Data for processing
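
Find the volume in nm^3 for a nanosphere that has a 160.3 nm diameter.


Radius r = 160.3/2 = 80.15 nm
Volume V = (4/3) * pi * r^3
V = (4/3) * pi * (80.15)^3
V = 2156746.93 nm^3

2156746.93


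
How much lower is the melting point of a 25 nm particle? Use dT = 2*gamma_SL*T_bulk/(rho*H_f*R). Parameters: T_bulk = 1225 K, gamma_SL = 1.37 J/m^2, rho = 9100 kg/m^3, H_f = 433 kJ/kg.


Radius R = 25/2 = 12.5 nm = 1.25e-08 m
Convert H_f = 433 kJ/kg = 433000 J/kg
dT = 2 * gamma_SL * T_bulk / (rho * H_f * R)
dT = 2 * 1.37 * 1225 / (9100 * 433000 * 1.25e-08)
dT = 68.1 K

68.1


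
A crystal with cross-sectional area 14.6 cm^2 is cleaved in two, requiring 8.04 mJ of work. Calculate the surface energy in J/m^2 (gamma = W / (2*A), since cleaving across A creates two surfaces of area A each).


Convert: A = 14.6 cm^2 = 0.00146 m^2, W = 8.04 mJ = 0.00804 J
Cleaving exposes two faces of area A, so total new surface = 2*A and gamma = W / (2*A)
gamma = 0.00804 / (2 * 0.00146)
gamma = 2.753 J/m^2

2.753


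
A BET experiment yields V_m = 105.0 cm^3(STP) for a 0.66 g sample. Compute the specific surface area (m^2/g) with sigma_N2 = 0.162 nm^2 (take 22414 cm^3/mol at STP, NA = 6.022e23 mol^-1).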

What this task involves
Repeat every entry word for word.

Solution to this task
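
Find the volume in nm^3 for a nanosphere that has a 160.3 nm diameter.


Radius r = 160.3/2 = 80.15 nm
Volume V = (4/3) * pi * r^3
V = (4/3) * pi * (80.15)^3
V = 2156746.93 nm^3

2156746.93


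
How much lower is the melting point of a 25 nm particle? Use dT = 2*gamma_SL*T_bulk/(rho*H_f*R). Parameters: T_bulk = 1225 K, gamma_SL = 1.37 J/m^2, rho = 9100 kg/m^3, H_f = 433 kJ/kg.


Radius R = 25/2 = 12.5 nm = 1.25e-08 m
Convert H_f = 433 kJ/kg = 433000 J/kg
dT = 2 * gamma_SL * T_bulk / (rho * H_f * R)
dT = 2 * 1.37 * 1225 / (9100 * 433000 * 1.25e-08)
dT = 68.1 K

68.1


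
A crystal with cross-sectional area 14.6 cm^2 is cleaved in two, requiring 8.04 mJ of work. Calculate the surface energy in J/m^2 (gamma = W / (2*A), since cleaving across A creates two surfaces of area A each).


Convert: A = 14.6 cm^2 = 0.00146 m^2, W = 8.04 mJ = 0.00804 J
Cleaving exposes two faces of area A, so total new surface = 2*A and gamma = W / (2*A)
gamma = 0.00804 / (2 * 0.00146)
gamma = 2.753 J/m^2

2.753


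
A BET experiment yields V_m = 105.0 cm^3(STP) for a 0.66 g sample. Compute the specific surface area (m^2/g) with sigma_N2 = 0.162 nm^2 (take 22414 cm^3/mol at STP, NA = 6.022e23 mol^-1).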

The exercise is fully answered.